*** SUPPLIED ENTRIES ***

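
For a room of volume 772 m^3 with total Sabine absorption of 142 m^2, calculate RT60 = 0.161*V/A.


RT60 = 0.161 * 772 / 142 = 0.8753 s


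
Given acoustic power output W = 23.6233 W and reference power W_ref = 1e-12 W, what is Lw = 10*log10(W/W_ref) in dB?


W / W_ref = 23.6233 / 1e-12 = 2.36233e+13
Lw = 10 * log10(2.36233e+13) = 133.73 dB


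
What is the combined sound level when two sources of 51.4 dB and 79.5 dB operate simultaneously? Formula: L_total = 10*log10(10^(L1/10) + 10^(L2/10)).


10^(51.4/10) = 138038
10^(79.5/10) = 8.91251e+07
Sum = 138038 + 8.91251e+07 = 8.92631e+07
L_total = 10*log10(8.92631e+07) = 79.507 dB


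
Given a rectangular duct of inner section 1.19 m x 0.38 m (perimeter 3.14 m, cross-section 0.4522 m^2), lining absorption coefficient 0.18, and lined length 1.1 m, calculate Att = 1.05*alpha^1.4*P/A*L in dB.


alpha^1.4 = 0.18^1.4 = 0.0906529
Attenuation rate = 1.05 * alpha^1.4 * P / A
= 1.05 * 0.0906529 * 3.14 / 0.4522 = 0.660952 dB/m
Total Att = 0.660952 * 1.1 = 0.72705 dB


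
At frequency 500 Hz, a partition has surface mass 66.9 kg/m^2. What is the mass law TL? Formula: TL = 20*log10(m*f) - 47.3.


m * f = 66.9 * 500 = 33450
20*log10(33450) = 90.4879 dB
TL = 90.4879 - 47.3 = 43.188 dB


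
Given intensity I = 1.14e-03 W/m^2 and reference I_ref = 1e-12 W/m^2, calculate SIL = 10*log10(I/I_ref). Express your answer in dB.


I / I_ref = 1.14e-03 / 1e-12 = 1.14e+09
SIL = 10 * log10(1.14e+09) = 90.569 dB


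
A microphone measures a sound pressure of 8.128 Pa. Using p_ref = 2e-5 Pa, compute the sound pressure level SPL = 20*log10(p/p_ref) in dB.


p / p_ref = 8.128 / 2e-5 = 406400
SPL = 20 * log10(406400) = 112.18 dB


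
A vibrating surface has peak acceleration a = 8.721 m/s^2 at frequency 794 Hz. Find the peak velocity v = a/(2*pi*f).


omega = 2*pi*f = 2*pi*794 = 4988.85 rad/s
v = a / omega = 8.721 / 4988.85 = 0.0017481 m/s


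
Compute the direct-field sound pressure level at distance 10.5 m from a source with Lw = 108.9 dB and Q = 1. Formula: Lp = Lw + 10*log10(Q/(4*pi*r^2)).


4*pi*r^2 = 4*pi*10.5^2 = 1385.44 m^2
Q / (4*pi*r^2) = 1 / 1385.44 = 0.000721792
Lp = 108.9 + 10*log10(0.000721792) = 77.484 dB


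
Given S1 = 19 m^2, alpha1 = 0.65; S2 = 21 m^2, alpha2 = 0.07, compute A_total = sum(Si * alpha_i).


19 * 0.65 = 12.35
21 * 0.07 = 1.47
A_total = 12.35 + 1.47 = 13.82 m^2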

*** End of SUPPLIED ENTRIES ***

▸ **WHAT YOU ARE ASKED TO DO**
The records above should be set down again word for word.

▸ **REPLY**
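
For a room of volume 772 m^3 with total Sabine absorption of 142 m^2, calculate RT60 = 0.161*V/A.


RT60 = 0.161 * 772 / 142 = 0.8753 s


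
Given acoustic power output W = 23.6233 W and reference power W_ref = 1e-12 W, what is Lw = 10*log10(W/W_ref) in dB?


W / W_ref = 23.6233 / 1e-12 = 2.36233e+13
Lw = 10 * log10(2.36233e+13) = 133.73 dB


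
What is the combined sound level when two sources of 51.4 dB and 79.5 dB operate simultaneously? Formula: L_total = 10*log10(10^(L1/10) + 10^(L2/10)).


10^(51.4/10) = 138038
10^(79.5/10) = 8.91251e+07
Sum = 138038 + 8.91251e+07 = 8.92631e+07
L_total = 10*log10(8.92631e+07) = 79.507 dB


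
Given a rectangular duct of inner section 1.19 m x 0.38 m (perimeter 3.14 m, cross-section 0.4522 m^2), lining absorption coefficient 0.18, and lined length 1.1 m, calculate Att = 1.05*alpha^1.4*P/A*L in dB.


alpha^1.4 = 0.18^1.4 = 0.0906529
Attenuation rate = 1.05 * alpha^1.4 * P / A
= 1.05 * 0.0906529 * 3.14 / 0.4522 = 0.660952 dB/m
Total Att = 0.660952 * 1.1 = 0.72705 dB


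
At frequency 500 Hz, a partition has surface mass 66.9 kg/m^2. What is the mass law TL? Formula: TL = 20*log10(m*f) - 47.3.


m * f = 66.9 * 500 = 33450
20*log10(33450) = 90.4879 dB
TL = 90.4879 - 47.3 = 43.188 dB


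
Given intensity I = 1.14e-03 W/m^2 and reference I_ref = 1e-12 W/m^2, calculate SIL = 10*log10(I/I_ref). Express your answer in dB.


I / I_ref = 1.14e-03 / 1e-12 = 1.14e+09
SIL = 10 * log10(1.14e+09) = 90.569 dB


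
A microphone measures a sound pressure of 8.128 Pa. Using p_ref = 2e-5 Pa, compute the sound pressure level SPL = 20*log10(p/p_ref) in dB.


p / p_ref = 8.128 / 2e-5 = 406400
SPL = 20 * log10(406400) = 112.18 dB


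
A vibrating surface has peak acceleration a = 8.721 m/s^2 at frequency 794 Hz. Find the peak velocity v = a/(2*pi*f).


omega = 2*pi*f = 2*pi*794 = 4988.85 rad/s
v = a / omega = 8.721 / 4988.85 = 0.0017481 m/s


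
Compute the direct-field sound pressure level at distance 10.5 m from a source with Lw = 108.9 dB and Q = 1. Formula: Lp = Lw + 10*log10(Q/(4*pi*r^2)).


4*pi*r^2 = 4*pi*10.5^2 = 1385.44 m^2
Q / (4*pi*r^2) = 1 / 1385.44 = 0.000721792
Lp = 108.9 + 10*log10(0.000721792) = 77.484 dB


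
Given S1 = 19 m^2, alpha1 = 0.65; S2 = 21 m^2, alpha2 = 0.07, compute A_total = sum(Si * alpha_i).


19 * 0.65 = 12.35
21 * 0.07 = 1.47
A_total = 12.35 + 1.47 = 13.82 m^2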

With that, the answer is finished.